=== Begin Enclosure ===

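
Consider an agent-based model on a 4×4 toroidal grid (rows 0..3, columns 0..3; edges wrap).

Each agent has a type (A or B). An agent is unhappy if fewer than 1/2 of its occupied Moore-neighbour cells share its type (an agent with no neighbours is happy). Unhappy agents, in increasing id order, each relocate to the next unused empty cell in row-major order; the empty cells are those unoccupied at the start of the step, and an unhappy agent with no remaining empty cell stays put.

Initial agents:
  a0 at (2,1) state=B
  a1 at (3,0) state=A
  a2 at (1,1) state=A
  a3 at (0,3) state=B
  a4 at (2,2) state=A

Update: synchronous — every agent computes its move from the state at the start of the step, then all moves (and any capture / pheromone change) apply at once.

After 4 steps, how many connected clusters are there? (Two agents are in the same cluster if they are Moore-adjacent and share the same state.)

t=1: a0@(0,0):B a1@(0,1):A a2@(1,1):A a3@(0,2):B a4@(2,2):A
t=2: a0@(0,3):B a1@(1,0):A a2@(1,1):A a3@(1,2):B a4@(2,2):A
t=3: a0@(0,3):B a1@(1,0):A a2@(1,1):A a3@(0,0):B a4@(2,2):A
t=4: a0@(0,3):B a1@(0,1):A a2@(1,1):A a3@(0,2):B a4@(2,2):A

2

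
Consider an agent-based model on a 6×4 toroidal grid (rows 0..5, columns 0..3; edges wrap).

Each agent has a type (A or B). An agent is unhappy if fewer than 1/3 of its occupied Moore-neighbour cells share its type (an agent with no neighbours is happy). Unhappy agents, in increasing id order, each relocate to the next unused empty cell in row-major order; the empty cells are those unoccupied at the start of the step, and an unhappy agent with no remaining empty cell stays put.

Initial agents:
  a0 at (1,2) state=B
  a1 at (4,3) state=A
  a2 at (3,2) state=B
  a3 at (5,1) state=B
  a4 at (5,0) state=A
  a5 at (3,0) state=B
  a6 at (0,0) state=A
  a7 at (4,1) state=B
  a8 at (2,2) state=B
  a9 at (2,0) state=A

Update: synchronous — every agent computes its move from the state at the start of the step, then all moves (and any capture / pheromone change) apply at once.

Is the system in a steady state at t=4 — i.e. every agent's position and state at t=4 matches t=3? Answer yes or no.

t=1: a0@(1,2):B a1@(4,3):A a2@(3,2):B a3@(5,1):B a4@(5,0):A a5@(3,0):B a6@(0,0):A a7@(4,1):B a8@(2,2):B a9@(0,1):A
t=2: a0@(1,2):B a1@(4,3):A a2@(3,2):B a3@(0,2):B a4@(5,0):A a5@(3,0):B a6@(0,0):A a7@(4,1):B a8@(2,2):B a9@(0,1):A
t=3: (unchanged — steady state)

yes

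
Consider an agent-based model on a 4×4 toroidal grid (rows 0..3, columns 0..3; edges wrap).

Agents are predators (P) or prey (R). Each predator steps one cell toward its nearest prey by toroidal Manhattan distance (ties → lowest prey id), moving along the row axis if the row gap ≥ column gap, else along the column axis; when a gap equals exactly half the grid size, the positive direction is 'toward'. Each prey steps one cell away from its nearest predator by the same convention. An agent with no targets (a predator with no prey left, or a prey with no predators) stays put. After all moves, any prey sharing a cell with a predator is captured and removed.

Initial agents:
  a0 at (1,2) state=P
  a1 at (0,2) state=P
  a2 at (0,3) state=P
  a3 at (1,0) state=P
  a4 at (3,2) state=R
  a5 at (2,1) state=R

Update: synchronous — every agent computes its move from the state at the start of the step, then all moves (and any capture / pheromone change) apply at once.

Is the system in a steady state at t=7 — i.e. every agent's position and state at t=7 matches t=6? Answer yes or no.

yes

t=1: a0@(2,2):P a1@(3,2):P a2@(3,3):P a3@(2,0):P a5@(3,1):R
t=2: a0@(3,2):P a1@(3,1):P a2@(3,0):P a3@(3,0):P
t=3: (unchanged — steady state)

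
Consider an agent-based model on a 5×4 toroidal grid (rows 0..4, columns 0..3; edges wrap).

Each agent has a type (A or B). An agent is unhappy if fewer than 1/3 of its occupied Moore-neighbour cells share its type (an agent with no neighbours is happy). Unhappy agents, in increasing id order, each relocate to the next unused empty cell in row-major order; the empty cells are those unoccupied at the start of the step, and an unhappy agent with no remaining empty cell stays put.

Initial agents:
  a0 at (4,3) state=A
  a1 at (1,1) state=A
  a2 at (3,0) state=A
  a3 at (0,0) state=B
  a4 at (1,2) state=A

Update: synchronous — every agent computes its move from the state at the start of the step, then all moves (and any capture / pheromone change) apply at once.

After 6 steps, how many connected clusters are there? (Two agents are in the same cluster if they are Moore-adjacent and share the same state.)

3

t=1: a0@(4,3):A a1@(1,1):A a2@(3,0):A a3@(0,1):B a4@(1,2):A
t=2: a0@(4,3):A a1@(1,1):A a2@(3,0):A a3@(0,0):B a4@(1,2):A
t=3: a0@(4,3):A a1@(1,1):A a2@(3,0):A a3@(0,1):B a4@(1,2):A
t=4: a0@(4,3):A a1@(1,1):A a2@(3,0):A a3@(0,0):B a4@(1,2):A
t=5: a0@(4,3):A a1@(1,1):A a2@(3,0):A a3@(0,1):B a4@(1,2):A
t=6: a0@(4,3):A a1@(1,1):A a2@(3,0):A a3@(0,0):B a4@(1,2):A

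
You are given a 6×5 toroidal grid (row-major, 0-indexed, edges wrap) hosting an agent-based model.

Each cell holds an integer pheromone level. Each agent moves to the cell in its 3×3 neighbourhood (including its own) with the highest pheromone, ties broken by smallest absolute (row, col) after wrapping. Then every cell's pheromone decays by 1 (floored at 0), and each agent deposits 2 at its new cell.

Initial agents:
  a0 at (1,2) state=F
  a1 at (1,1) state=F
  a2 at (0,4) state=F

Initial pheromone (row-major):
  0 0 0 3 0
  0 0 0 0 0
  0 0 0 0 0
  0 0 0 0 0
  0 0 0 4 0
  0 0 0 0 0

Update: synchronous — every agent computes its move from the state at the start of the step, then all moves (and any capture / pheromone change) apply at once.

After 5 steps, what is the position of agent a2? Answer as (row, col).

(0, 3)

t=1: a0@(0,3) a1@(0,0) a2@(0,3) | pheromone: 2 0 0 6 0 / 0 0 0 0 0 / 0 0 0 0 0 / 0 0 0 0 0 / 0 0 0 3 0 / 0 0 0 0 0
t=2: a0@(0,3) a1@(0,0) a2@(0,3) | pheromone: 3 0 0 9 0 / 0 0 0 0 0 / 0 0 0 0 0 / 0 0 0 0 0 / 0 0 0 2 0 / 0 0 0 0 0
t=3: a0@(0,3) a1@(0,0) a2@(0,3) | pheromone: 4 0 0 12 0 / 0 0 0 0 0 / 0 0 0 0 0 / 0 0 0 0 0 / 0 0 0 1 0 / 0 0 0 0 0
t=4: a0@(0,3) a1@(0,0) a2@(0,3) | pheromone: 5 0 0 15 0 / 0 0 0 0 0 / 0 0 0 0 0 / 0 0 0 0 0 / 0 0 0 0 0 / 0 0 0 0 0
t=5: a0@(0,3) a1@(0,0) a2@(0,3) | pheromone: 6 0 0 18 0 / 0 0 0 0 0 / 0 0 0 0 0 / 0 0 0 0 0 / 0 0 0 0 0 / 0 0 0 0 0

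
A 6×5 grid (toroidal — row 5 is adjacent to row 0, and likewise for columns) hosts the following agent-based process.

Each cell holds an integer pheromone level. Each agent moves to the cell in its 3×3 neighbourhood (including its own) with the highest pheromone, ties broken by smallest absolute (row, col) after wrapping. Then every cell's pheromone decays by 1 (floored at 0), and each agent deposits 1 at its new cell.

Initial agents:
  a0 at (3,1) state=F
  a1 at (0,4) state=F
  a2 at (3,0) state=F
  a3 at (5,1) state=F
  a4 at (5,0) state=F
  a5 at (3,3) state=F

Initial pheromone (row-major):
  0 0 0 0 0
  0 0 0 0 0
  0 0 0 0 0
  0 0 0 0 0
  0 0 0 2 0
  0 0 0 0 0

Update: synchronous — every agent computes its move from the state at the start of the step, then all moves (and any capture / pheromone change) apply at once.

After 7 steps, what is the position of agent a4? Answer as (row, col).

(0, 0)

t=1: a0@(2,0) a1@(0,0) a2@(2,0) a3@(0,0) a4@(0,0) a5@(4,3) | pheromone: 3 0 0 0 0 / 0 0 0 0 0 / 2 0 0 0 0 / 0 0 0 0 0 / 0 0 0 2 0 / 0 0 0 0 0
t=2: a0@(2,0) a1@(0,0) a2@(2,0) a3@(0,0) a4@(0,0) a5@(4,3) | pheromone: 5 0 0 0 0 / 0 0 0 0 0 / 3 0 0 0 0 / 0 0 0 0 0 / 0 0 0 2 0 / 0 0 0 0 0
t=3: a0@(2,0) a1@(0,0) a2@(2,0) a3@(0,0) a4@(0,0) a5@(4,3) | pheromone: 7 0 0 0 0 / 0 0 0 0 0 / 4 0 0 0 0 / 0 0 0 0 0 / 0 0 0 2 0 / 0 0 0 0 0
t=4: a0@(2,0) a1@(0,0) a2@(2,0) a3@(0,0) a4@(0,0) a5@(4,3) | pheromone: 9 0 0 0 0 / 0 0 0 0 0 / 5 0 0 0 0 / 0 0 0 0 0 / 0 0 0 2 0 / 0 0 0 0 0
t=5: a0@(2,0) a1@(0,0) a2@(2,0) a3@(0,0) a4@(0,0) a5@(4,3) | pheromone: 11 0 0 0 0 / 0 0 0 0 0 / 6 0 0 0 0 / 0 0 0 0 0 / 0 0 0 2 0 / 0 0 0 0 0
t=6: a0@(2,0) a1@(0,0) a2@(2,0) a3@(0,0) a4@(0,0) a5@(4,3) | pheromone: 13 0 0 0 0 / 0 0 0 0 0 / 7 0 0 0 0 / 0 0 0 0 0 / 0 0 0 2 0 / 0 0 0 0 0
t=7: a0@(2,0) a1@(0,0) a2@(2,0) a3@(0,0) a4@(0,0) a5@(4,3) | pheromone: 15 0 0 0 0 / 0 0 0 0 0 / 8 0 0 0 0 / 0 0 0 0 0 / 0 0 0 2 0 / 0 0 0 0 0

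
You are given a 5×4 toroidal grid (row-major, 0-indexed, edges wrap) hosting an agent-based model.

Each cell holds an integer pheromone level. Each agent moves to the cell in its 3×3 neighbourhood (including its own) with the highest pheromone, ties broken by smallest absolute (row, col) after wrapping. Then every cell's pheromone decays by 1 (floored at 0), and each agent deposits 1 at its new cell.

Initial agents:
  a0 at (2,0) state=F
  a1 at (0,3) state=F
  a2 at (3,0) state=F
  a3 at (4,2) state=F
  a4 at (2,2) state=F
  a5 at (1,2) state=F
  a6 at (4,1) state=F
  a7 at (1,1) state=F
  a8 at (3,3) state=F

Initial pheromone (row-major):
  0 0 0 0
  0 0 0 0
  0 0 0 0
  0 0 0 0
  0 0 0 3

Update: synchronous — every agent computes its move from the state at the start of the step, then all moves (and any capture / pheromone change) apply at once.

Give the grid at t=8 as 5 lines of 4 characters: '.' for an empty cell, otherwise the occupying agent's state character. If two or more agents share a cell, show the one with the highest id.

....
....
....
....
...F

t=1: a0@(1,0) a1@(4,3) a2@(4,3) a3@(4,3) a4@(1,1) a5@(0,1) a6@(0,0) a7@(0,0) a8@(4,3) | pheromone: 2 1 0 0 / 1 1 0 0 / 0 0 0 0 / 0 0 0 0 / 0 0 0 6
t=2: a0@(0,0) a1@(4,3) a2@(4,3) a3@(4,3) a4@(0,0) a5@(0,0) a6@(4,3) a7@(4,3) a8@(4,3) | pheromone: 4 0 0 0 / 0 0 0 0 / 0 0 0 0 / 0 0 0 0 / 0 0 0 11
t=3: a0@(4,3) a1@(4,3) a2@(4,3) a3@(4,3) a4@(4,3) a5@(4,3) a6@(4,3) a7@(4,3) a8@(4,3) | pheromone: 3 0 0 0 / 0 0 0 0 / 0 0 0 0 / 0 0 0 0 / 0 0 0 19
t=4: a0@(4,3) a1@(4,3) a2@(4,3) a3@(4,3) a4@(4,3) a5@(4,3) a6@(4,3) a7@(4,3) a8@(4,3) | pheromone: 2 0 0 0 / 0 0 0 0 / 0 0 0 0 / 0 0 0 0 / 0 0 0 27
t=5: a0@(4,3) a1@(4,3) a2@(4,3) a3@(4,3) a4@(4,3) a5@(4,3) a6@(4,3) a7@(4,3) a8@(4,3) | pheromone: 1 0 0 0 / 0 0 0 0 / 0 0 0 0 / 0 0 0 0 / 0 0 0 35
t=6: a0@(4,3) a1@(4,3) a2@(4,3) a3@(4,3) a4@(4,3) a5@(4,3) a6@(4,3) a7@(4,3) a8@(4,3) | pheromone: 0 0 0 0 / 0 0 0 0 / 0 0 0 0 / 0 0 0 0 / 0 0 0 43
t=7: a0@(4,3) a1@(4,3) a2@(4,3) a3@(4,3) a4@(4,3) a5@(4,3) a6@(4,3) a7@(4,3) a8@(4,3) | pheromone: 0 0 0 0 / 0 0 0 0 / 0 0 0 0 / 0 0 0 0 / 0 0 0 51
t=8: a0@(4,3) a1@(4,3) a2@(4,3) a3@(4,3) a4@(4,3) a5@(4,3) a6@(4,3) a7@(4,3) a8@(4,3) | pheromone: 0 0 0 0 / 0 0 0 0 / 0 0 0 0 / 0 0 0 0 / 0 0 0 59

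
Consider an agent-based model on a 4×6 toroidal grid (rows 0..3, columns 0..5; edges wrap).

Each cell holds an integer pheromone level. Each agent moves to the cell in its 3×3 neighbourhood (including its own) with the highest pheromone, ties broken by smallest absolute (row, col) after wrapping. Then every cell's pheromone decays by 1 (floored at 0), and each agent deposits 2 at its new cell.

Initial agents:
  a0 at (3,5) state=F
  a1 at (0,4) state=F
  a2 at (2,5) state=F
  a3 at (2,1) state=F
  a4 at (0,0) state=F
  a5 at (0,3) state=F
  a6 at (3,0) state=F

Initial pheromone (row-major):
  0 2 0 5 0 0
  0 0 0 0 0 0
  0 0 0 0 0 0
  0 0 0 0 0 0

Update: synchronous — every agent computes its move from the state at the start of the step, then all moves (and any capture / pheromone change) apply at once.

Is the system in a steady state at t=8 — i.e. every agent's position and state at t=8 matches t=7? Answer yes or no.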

=== End Enclosure ===

**WHAT YOU HAVE TO DO**
The lines from the one holding "a5 at (0,3) state=F" to the end of the entries are to be repeated exactly, with both ends included and nothing else.

**ANSWER TO THIS EXERCISE**
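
  a5 at (0,3) state=F
  a6 at (3,0) state=F

Initial pheromone (row-major):
  0 2 0 5 0 0
  0 0 0 0 0 0
  0 0 0 0 0 0
  0 0 0 0 0 0

Update: synchronous — every agent computes its move from the state at the start of the step, then all moves (and any capture / pheromone change) apply at once.

Is the system in a steady state at t=8 — i.e. every agent's position and state at t=8 matches t=7? Answer yes or no.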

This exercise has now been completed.